(Stored items)
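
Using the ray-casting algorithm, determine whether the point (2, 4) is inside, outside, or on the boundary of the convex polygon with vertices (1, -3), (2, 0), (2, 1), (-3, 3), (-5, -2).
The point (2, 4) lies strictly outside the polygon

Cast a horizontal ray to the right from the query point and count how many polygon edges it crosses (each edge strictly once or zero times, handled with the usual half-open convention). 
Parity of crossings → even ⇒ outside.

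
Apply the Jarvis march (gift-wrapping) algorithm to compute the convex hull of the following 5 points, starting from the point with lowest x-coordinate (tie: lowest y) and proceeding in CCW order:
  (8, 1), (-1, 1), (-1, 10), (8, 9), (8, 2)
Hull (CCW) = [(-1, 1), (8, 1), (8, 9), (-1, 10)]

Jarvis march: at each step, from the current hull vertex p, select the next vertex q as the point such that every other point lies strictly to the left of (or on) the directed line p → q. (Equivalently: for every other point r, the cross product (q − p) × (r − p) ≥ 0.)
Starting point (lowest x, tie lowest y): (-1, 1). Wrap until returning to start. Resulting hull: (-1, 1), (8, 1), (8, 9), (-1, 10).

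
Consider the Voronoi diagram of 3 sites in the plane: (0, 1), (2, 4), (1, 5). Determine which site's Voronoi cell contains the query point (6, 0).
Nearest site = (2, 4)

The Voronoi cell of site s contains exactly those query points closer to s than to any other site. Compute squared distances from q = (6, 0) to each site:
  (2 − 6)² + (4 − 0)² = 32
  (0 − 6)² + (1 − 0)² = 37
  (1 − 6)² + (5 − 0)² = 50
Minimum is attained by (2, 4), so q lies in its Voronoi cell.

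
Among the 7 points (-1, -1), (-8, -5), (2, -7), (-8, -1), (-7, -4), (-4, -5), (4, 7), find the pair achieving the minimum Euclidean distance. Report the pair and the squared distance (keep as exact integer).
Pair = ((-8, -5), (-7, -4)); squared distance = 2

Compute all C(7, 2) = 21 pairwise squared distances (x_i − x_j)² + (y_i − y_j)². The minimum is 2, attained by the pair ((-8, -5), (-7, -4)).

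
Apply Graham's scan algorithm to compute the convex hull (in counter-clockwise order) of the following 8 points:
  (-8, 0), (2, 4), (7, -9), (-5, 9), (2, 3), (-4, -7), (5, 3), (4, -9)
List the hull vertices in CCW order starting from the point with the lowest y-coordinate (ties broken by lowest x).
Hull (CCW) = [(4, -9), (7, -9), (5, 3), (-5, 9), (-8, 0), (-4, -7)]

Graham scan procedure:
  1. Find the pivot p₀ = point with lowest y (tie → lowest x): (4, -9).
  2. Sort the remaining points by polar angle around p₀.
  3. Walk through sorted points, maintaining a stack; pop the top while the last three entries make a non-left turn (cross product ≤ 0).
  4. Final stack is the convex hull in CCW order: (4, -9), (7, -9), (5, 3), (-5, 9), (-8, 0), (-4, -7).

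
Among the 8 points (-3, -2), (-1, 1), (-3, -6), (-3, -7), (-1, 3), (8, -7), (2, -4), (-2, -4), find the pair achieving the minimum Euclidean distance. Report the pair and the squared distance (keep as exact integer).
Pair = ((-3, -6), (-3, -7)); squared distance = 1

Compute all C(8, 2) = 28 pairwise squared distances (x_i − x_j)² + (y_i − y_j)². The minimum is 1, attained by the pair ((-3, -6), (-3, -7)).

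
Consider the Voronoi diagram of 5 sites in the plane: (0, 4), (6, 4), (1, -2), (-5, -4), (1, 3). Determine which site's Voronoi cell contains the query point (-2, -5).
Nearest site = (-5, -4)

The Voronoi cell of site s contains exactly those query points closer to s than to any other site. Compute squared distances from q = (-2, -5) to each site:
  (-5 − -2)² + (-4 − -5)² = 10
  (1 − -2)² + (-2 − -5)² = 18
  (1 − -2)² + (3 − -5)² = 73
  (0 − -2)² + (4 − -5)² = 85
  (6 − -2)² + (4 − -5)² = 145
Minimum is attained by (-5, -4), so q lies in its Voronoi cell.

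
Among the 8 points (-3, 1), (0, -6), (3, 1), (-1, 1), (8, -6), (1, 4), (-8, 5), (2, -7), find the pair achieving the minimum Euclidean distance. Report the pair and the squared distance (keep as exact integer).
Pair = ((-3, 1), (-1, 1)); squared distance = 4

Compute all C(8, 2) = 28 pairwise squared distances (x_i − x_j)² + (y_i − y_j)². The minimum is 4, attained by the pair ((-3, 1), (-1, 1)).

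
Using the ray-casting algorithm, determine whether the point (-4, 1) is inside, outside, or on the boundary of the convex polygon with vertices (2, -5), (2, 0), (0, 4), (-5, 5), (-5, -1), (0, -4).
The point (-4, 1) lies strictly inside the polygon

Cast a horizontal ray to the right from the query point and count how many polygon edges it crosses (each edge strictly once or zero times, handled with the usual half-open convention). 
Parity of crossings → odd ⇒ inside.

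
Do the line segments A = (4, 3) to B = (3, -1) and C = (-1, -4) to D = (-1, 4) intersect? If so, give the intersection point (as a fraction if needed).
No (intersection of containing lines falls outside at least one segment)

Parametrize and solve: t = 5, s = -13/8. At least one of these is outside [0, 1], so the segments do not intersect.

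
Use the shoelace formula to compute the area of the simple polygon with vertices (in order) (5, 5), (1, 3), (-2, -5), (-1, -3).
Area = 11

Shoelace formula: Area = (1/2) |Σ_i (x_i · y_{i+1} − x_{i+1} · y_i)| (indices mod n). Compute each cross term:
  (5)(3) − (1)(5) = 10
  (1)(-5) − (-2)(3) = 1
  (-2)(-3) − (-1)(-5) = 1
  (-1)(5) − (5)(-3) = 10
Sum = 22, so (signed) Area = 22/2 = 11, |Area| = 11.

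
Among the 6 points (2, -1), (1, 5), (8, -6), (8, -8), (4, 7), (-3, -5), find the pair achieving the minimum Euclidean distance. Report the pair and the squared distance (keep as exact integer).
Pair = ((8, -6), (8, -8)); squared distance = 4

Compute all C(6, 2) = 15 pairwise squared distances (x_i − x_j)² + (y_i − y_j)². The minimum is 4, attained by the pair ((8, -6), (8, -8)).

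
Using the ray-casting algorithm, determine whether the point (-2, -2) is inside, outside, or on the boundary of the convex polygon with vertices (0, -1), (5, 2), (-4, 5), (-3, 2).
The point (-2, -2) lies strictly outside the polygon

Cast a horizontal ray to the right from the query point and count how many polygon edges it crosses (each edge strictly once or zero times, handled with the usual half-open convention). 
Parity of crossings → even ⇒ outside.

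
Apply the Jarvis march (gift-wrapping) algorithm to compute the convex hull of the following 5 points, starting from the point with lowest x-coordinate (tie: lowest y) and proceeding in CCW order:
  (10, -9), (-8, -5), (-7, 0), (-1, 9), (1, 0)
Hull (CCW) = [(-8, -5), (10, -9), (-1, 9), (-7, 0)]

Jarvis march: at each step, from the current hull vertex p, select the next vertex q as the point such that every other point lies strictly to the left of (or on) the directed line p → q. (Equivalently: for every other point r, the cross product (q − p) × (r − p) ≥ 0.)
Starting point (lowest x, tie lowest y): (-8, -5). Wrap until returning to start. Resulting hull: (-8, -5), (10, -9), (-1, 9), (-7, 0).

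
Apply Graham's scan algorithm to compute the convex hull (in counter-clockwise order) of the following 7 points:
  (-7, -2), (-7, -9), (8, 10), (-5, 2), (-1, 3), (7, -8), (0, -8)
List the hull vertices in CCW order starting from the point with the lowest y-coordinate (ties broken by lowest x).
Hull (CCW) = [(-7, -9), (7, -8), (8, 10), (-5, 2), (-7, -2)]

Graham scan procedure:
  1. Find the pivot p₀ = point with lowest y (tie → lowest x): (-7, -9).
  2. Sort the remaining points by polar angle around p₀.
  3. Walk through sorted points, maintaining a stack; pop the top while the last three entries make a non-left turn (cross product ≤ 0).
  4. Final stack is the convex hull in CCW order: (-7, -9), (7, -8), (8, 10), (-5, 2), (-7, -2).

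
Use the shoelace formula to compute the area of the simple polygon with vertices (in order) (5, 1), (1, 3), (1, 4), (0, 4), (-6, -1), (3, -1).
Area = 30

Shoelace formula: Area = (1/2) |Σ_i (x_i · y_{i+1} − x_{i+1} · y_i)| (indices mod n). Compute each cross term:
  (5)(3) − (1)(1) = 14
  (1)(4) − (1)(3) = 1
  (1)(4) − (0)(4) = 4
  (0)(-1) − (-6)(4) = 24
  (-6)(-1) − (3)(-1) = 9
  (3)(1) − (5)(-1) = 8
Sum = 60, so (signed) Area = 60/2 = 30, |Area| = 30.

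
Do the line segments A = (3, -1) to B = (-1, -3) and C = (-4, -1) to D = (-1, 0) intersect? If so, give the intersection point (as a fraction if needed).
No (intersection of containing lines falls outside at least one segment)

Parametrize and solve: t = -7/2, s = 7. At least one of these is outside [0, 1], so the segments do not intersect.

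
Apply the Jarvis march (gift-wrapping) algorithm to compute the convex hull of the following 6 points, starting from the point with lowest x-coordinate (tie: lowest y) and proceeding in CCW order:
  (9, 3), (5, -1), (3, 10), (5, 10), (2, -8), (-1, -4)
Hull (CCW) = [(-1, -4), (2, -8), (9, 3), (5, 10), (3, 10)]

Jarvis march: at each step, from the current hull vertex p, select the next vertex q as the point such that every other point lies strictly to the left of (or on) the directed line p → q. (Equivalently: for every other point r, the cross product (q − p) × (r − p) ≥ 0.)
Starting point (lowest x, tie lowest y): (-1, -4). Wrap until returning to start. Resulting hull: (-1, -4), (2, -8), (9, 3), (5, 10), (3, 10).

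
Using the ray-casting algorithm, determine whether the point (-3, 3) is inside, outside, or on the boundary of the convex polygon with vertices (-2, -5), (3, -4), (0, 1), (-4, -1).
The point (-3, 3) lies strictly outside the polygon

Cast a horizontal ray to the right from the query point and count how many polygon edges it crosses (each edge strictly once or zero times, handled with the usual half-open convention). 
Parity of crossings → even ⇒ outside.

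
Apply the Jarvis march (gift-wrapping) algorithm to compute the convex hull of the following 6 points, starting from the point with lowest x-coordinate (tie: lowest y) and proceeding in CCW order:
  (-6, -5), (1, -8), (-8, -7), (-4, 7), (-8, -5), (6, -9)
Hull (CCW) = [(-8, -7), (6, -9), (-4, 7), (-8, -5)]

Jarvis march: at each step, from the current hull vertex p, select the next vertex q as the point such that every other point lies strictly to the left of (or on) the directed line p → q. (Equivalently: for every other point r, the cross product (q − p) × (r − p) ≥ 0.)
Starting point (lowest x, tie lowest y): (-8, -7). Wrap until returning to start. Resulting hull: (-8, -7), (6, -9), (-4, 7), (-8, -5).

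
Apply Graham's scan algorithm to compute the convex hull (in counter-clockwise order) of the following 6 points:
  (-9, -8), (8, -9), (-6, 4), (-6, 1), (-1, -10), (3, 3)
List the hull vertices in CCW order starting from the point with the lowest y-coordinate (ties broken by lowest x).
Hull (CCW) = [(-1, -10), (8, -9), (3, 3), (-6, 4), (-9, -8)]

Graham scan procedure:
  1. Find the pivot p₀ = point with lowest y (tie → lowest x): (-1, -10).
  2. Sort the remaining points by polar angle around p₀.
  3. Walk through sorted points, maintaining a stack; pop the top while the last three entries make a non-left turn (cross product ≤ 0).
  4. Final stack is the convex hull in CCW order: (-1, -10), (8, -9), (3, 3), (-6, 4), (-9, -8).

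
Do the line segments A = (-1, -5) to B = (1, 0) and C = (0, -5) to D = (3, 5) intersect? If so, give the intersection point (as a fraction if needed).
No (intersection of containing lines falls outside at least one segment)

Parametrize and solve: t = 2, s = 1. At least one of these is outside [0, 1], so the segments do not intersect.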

**Problem to solve**
In the data above, find the line that contains "10), (2, -8), (-1, -4)" and the line that contains "order) of the following 6". Repeat exactly those lines and every line between them, and only those.

**Final answer**
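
  (9, 3), (5, -1), (3, 10), (5, 10), (2, -8), (-1, -4)
Hull (CCW) = [(-1, -4), (2, -8), (9, 3), (5, 10), (3, 10)]

Jarvis march: at each step, from the current hull vertex p, select the next vertex q as the point such that every other point lies strictly to the left of (or on) the directed line p → q. (Equivalently: for every other point r, the cross product (q − p) × (r − p) ≥ 0.)
Starting point (lowest x, tie lowest y): (-1, -4). Wrap until returning to start. Resulting hull: (-1, -4), (2, -8), (9, 3), (5, 10), (3, 10).

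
Using the ray-casting algorithm, determine whether the point (-3, 3) is inside, outside, or on the boundary of the convex polygon with vertices (-2, -5), (3, -4), (0, 1), (-4, -1).
The point (-3, 3) lies strictly outside the polygon

Cast a horizontal ray to the right from the query point and count how many polygon edges it crosses (each edge strictly once or zero times, handled with the usual half-open convention). 
Parity of crossings → even ⇒ outside.

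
Apply the Jarvis march (gift-wrapping) algorithm to compute the convex hull of the following 6 points, starting from the point with lowest x-coordinate (tie: lowest y) and proceeding in CCW order:
  (-6, -5), (1, -8), (-8, -7), (-4, 7), (-8, -5), (6, -9)
Hull (CCW) = [(-8, -7), (6, -9), (-4, 7), (-8, -5)]

Jarvis march: at each step, from the current hull vertex p, select the next vertex q as the point such that every other point lies strictly to the left of (or on) the directed line p → q. (Equivalently: for every other point r, the cross product (q − p) × (r − p) ≥ 0.)
Starting point (lowest x, tie lowest y): (-8, -7). Wrap until returning to start. Resulting hull: (-8, -7), (6, -9), (-4, 7), (-8, -5).

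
Apply Graham's scan algorithm to compute the convex hull (in counter-clockwise order) of the following 6 points: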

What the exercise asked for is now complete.